**Try it**. Repeat exactly the lines of the entries below from the one with "v_2 = e_1 - e_2 + e_3" through the one with "and the values ℓ(v_1) = -1, ℓ(v_2)", both ends included, and nothing else.

**Records provided**.

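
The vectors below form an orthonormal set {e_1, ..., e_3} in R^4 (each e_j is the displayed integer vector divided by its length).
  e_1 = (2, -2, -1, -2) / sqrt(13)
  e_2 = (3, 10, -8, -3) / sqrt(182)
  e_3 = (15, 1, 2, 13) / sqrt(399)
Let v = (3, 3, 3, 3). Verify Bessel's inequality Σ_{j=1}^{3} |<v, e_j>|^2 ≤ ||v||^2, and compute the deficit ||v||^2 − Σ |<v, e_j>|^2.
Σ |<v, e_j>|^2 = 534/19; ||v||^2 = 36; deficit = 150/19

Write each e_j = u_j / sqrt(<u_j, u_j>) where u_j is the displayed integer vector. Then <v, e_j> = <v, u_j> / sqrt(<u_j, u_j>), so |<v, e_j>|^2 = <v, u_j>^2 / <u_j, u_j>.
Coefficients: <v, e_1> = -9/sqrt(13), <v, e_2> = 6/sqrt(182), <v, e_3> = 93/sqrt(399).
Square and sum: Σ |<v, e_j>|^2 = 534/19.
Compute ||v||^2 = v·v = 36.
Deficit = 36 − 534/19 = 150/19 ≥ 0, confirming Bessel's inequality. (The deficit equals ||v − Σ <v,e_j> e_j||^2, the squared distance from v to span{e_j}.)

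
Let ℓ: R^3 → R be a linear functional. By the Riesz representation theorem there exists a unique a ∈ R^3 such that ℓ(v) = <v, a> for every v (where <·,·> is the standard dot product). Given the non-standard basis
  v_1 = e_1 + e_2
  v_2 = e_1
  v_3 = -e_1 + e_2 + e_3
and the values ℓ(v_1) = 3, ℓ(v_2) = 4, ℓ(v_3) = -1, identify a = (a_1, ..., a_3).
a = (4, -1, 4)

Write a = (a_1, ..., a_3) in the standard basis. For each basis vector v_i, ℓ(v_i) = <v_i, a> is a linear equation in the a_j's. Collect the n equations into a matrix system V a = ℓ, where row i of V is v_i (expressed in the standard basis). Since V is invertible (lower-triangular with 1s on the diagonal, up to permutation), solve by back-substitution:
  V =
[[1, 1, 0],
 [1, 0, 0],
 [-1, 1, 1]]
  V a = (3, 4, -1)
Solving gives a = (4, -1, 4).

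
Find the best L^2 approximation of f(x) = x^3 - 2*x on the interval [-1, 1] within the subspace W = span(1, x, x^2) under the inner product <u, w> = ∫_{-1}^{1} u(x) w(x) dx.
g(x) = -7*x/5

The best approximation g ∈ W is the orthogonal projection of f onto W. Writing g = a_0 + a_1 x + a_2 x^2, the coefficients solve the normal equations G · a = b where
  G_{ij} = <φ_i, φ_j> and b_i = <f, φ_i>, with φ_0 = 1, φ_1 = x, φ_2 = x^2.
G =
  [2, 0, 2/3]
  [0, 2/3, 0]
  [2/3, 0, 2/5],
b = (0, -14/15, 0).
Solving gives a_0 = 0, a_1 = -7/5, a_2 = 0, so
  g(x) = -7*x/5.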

...

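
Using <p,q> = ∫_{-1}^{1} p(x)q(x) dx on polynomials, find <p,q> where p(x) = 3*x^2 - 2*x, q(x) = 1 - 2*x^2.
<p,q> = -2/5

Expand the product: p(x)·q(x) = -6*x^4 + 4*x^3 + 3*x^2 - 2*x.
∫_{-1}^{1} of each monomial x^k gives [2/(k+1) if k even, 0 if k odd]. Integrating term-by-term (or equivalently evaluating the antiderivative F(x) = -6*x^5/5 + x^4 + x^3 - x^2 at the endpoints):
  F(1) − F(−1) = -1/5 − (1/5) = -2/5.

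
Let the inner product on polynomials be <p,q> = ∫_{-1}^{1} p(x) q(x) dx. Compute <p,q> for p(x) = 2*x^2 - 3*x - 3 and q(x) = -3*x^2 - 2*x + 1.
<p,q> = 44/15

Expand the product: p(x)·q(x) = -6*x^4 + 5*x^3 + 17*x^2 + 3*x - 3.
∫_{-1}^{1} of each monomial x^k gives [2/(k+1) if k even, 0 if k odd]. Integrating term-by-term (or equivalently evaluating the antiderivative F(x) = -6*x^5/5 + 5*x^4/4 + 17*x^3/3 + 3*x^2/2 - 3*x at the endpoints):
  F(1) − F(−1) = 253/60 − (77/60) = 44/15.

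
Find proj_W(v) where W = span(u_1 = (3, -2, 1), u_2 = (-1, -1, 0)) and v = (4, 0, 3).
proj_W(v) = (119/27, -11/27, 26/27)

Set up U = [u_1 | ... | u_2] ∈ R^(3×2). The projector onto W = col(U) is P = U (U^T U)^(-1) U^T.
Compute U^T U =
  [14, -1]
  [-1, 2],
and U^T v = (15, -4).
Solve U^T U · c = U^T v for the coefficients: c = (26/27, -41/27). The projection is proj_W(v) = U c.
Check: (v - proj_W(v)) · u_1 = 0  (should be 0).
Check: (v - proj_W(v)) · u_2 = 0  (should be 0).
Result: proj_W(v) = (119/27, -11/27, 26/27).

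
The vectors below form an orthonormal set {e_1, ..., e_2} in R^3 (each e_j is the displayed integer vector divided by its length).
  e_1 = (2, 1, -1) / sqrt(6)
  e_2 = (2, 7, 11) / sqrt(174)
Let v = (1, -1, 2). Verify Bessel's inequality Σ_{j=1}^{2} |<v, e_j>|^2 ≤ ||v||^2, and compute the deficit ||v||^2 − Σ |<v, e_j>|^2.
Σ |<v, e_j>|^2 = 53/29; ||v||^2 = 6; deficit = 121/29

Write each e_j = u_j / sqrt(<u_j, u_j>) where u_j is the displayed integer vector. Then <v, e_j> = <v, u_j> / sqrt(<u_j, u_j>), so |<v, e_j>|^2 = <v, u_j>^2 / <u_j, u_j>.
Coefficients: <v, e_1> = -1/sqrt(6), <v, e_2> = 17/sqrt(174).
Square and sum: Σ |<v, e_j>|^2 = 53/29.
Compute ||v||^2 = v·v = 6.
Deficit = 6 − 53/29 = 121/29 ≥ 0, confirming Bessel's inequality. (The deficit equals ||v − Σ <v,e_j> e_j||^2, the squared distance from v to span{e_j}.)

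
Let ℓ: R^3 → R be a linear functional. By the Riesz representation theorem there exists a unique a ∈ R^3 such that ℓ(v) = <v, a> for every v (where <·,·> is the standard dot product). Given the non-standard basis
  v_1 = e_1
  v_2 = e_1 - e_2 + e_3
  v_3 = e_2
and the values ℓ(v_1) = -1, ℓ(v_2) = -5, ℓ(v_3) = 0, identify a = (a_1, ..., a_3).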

---

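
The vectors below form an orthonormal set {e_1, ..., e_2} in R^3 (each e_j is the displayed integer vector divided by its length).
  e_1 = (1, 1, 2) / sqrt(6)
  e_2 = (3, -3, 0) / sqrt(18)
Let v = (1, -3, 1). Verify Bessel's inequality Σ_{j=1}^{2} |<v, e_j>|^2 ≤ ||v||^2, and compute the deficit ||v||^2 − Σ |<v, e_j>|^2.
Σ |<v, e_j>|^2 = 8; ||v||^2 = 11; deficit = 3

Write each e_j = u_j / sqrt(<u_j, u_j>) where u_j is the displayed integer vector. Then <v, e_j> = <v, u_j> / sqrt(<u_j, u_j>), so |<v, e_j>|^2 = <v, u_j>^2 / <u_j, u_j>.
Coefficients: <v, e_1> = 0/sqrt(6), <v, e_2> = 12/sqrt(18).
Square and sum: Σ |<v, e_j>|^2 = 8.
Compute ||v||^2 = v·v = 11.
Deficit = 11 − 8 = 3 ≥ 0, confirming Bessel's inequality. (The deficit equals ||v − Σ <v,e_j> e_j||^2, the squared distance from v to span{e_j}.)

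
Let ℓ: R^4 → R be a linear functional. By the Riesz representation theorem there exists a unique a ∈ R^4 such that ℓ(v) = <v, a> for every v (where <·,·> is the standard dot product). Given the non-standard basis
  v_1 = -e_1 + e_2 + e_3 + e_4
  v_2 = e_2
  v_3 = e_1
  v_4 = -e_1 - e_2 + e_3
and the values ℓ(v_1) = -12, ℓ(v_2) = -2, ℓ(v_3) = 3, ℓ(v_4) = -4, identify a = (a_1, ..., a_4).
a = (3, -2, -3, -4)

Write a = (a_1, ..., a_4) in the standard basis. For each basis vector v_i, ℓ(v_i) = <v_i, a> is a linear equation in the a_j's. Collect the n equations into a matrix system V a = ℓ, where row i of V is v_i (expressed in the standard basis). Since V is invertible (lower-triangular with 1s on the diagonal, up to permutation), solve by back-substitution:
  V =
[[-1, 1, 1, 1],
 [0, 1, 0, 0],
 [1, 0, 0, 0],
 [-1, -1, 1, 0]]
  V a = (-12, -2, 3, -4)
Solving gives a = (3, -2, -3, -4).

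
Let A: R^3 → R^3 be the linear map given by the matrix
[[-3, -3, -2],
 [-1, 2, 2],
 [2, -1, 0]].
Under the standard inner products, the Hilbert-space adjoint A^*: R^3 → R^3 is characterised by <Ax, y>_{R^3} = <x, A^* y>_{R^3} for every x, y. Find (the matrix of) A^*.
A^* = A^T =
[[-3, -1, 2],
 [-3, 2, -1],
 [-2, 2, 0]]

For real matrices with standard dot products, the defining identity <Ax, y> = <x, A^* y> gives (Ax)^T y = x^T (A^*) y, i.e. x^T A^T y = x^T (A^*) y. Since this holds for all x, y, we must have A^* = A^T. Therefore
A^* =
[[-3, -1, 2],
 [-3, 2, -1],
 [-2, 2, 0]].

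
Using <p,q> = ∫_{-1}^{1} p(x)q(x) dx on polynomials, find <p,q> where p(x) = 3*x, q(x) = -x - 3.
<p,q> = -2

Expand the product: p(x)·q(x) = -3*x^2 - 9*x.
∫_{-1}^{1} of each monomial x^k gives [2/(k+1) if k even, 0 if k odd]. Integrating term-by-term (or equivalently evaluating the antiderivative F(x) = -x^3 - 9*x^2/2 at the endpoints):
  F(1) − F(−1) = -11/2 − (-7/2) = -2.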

**Answer to the problem**.
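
  v_2 = e_1 - e_2 + e_3
  v_3 = e_2
and the values ℓ(v_1) = -1, ℓ(v_2) = -5, ℓ(v_3) = 0, identify a = (a_1, ..., a_3).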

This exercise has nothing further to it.